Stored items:

▽

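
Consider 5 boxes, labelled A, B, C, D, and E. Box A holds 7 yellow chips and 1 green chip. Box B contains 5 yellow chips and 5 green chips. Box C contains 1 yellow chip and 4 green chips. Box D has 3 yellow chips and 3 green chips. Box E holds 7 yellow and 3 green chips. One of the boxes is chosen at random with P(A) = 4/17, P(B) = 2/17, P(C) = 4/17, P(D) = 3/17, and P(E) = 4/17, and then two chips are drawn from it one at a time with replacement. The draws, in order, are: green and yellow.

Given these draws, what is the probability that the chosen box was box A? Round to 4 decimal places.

0.1381

For each hypothesis, P(data | H) works out to: P(data | box A) = (1/8)(7/8) = 0.10938; P(data | box B) = (5/10)(5/10) = 0.25; P(data | box C) = (4/5)(1/5) = 0.16; P(data | box D) = (3/6)(3/6) = 0.25; P(data | box E) = (3/10)(7/10) = 0.21.
The prior-weighted likelihoods are 4/17 · 0.10938 = 0.025735, 2/17 · 0.25 = 0.029412, 4/17 · 0.16 = 0.037647, 3/17 · 0.25 = 0.044118, 4/17 · 0.21 = 0.049412; these sum to 0.18632.
So P(box A | data) = (0.025735) / (0.18632) = 0.13812.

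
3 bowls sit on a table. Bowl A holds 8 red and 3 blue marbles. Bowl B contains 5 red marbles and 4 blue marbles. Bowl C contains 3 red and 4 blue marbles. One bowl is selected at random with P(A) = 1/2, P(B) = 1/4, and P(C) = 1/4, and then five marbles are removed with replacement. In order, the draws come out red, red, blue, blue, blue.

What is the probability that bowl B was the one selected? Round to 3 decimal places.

0.327

The likelihood of the observed sequence under each hypothesis: P(data | bowl A) = (8/11)(8/11)(3/11)(3/11)(3/11) = 0.01073; P(data | bowl B) = (5/9)(5/9)(4/9)(4/9)(4/9) = 0.027096; P(data | bowl C) = (3/7)(3/7)(4/7)(4/7)(4/7) = 0.034271.
Multiplying each by its prior: 1/2 · 0.01073 = 0.0053648, 1/4 · 0.027096 = 0.006774, 1/4 · 0.034271 = 0.0085679; these sum to 0.020707.
Hence P(bowl B | data) = (0.006774) / (0.020707) = 0.32714.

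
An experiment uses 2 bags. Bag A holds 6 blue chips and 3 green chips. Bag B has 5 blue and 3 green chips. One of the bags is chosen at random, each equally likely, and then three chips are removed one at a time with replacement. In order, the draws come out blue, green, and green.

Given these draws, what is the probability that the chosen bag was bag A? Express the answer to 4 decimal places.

For each hypothesis, P(data | H) works out to: P(data | bag A) = (6/9)(3/9)(3/9) = 0.074074; P(data | bag B) = (5/8)(3/8)(3/8) = 0.087891.
Multiplying each by its prior: 1/2 · 0.074074 = 0.037037, 1/2 · 0.087891 = 0.043945; with total 0.080982.
Therefore the posterior P(bag A | data) = (0.037037) / (0.080982) = 0.45735.

0.4573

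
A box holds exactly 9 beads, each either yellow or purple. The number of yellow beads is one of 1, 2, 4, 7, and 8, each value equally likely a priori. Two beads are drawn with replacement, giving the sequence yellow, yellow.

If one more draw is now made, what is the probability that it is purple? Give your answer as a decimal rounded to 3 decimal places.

0.231

Under each hypothesis, the probability of the observed sequence is: P(data | r = 1) = (1/9)(1/9) = 1/81; P(data | r = 2) = (2/9)(2/9) = 4/81; P(data | r = 4) = (4/9)(4/9) = 16/81; P(data | r = 7) = (7/9)(7/9) = 49/81; P(data | r = 8) = (8/9)(8/9) = 64/81.
Multiplying each by its prior: 1/5 · 1/81 = 1/405, 1/5 · 4/81 = 4/405, 1/5 · 16/81 = 16/405, 1/5 · 49/81 = 49/405, 1/5 · 64/81 = 64/405; these sum to 134/405.
Normalising, the posterior is P(r = 1 | data) = 1/134, P(r = 2 | data) = 2/67, P(r = 4 | data) = 8/67, P(r = 7 | data) = 49/134, P(r = 8 | data) = 32/67.
So P(purple next | data) = Σ P(purple next | H) P(H | data) = (8/9)(1/134) + (7/9)(2/67) + (5/9)(8/67) + (2/9)(49/134) + (1/9)(32/67) = 139/603.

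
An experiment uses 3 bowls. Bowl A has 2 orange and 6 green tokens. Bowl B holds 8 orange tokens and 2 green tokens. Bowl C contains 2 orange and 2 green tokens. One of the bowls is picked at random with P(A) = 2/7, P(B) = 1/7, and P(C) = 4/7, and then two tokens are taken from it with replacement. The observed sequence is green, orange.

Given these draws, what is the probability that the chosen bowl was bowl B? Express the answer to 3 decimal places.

For each hypothesis, P(data | H) works out to: P(data | bowl A) = (6/8)(2/8) = 0.1875; P(data | bowl B) = (2/10)(8/10) = 0.16; P(data | bowl C) = (2/4)(2/4) = 0.25.
Multiplying each by its prior: 2/7 · 0.1875 = 0.053571, 1/7 · 0.16 = 0.022857, 4/7 · 0.25 = 0.14286; these sum to 0.21929.
By Bayes' rule, P(bowl B | data) = (0.022857) / (0.21929) = 0.10423.

0.104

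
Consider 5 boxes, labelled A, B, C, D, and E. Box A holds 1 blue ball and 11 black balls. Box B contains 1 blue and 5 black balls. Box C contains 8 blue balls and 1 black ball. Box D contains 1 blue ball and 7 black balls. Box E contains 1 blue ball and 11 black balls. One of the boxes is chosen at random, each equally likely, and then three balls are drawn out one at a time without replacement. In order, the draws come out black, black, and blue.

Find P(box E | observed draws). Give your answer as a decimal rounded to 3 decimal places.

0.182

The likelihood of the observed sequence under each hypothesis: P(data | box A) = (11/12)(10/11)(1/10) = 1/12; P(data | box B) = (5/6)(4/5)(1/4) = 1/6; P(data | box C) = (1/9)(0/8) = 0; P(data | box D) = (7/8)(6/7)(1/6) = 1/8; P(data | box E) = (11/12)(10/11)(1/10) = 1/12.
Weighting by the prior gives 1/5 · 1/12 = 1/60, 1/5 · 1/6 = 1/30, 1/5 · 0 = 0, 1/5 · 1/8 = 1/40, 1/5 · 1/12 = 1/60; these sum to 11/120.
Therefore the posterior P(box E | data) = (1/60) / (11/120) = 2/11.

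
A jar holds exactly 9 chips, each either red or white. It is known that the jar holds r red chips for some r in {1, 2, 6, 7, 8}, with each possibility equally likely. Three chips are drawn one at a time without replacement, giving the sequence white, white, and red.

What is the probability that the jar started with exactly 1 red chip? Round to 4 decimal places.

The likelihood of the observed sequence under each hypothesis: P(data | r = 1) = (8/9)(7/8)(1/7) = 1/9; P(data | r = 2) = (7/9)(6/8)(2/7) = 1/6; P(data | r = 6) = (3/9)(2/8)(6/7) = 1/14; P(data | r = 7) = (2/9)(1/8)(7/7) = 1/36; P(data | r = 8) = (1/9)(0/8) = 0.
The prior-weighted likelihoods are 1/5 · 1/9 = 1/45, 1/5 · 1/6 = 1/30, 1/5 · 1/14 = 1/70, 1/5 · 1/36 = 1/180, 1/5 · 0 = 0; these sum to 19/252.
Therefore the posterior P(r = 1 | data) = (1/45) / (19/252) = 28/95.

0.2947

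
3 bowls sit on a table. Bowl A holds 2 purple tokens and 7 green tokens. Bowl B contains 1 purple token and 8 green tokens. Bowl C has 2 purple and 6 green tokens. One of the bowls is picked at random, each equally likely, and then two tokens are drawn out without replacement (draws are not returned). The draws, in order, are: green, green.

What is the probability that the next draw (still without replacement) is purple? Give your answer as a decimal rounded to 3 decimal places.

0.241

Under each hypothesis, the probability of the observed sequence is: P(data | bowl A) = (7/9)(6/8) = 7/12; P(data | bowl B) = (8/9)(7/8) = 7/9; P(data | bowl C) = (6/8)(5/7) = 15/28.
Weighting by the prior gives 1/3 · 7/12 = 7/36, 1/3 · 7/9 = 7/27, 1/3 · 15/28 = 5/28; summing to 239/378.
The posterior is then P(bowl A | data) = 147/478, P(bowl B | data) = 98/239, P(bowl C | data) = 135/478.
Averaging over the posterior, P(purple next | data) = (2/7)(147/478) + (1/7)(98/239) + (1/3)(135/478) = 115/478.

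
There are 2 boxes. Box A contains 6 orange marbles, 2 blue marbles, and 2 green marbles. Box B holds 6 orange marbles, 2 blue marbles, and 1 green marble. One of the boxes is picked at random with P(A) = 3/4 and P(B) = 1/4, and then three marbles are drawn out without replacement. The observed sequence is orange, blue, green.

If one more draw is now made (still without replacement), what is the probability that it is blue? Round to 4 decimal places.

0.1474

The likelihood of the observed sequence under each hypothesis: P(data | box A) = (6/10)(2/9)(2/8) = 1/30; P(data | box B) = (6/9)(2/8)(1/7) = 1/42.
Multiplying each by its prior: 3/4 · 1/30 = 1/40, 1/4 · 1/42 = 1/168; these sum to 13/420.
Normalising, the posterior is P(box A | data) = 21/26, P(box B | data) = 5/26.
The predictive probability is P(blue next | data) = (1/7)(21/26) + (1/6)(5/26) = 23/156.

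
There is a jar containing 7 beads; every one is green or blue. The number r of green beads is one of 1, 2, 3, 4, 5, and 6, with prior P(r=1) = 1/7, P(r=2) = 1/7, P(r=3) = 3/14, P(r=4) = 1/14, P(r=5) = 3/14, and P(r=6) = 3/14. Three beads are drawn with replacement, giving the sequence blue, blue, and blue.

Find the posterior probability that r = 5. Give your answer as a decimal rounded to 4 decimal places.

For each hypothesis, P(data | H) works out to: P(data | r = 1) = (6/7)(6/7)(6/7) = 0.62974; P(data | r = 2) = (5/7)(5/7)(5/7) = 0.36443; P(data | r = 3) = (4/7)(4/7)(4/7) = 0.18659; P(data | r = 4) = (3/7)(3/7)(3/7) = 0.078717; P(data | r = 5) = (2/7)(2/7)(2/7) = 0.023324; P(data | r = 6) = (1/7)(1/7)(1/7) = 0.0029155.
Multiplying each by its prior: 1/7 · 0.62974 = 0.089963, 1/7 · 0.36443 = 0.052062, 3/14 · 0.18659 = 0.039983, 1/14 · 0.078717 = 0.0056227, 3/14 · 0.023324 = 0.0049979, 3/14 · 0.0029155 = 0.00062474; with total 0.19325.
Hence P(r = 5 | data) = (0.0049979) / (0.19325) = 0.025862.

0.0259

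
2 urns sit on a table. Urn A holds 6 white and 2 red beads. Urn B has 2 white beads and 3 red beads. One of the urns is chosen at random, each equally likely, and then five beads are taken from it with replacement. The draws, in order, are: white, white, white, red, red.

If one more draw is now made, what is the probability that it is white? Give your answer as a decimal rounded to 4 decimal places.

For each hypothesis, P(data | H) works out to: P(data | urn A) = (6/8)(6/8)(6/8)(2/8)(2/8) = 0.026367; P(data | urn B) = (2/5)(2/5)(2/5)(3/5)(3/5) = 0.02304.
Weighting by the prior gives 1/2 · 0.026367 = 0.013184, 1/2 · 0.02304 = 0.01152; summing to 0.024704.
Dividing through by the total gives posterior P(urn A | data) = 0.53367, P(urn B | data) = 0.46633.
So P(white next | data) = Σ P(white next | H) P(H | data) = (3/4)(0.53367) + (2/5)(0.46633) = 0.58678.

0.5868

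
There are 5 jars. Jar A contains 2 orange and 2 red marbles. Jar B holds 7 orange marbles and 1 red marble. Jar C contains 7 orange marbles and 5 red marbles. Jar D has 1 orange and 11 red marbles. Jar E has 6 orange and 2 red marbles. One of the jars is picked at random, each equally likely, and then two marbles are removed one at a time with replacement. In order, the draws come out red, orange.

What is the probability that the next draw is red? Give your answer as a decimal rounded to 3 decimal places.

Under each hypothesis, the probability of the observed sequence is: P(data | jar A) = (2/4)(2/4) = 0.25; P(data | jar B) = (1/8)(7/8) = 0.10938; P(data | jar C) = (5/12)(7/12) = 0.24306; P(data | jar D) = (11/12)(1/12) = 0.076389; P(data | jar E) = (2/8)(6/8) = 0.1875.
Multiplying each by its prior: 1/5 · 0.25 = 0.05, 1/5 · 0.10938 = 0.021875, 1/5 · 0.24306 = 0.048611, 1/5 · 0.076389 = 0.015278, 1/5 · 0.1875 = 0.0375; summing to 0.17326.
Dividing through by the total gives posterior P(jar A | data) = 0.28858, P(jar B | data) = 0.12625, P(jar C | data) = 0.28056, P(jar D | data) = 0.088176, P(jar E | data) = 0.21643.
The predictive probability is P(red next | data) = (1/2)(0.28858) + (1/8)(0.12625) + (5/12)(0.28056) + (11/12)(0.088176) + (1/4)(0.21643) = 0.41191.

0.412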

△

**What you have to do**: Please report every line of the records above that contains the word "labelled".

**Response box**:
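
Consider 5 boxes, labelled A, B, C, D, and E. Box A holds 7 yellow chips and 1 green chip. Box B contains 5 yellow chips and 5 green chips. Box C contains 1 yellow chip and 4 green chips. Box D has 3 yellow chips and 3 green chips. Box E holds 7 yellow and 3 green chips. One of the boxes is chosen at random with P(A) = 4/17, P(B) = 2/17, P(C) = 4/17, P(D) = 3/17, and P(E) = 4/17, and then two chips are drawn from it one at a time with replacement. The draws, in order, are: green and yellow.
Consider 5 boxes, labelled A, B, C, D, and E. Box A holds 1 blue ball and 11 black balls. Box B contains 1 blue and 5 black balls. Box C contains 8 blue balls and 1 black ball. Box D contains 1 blue ball and 7 black balls. Box E contains 1 blue ball and 11 black balls. One of the boxes is chosen at random, each equally likely, and then three balls are drawn out one at a time without replacement. In order, the draws come out black, black, and blue.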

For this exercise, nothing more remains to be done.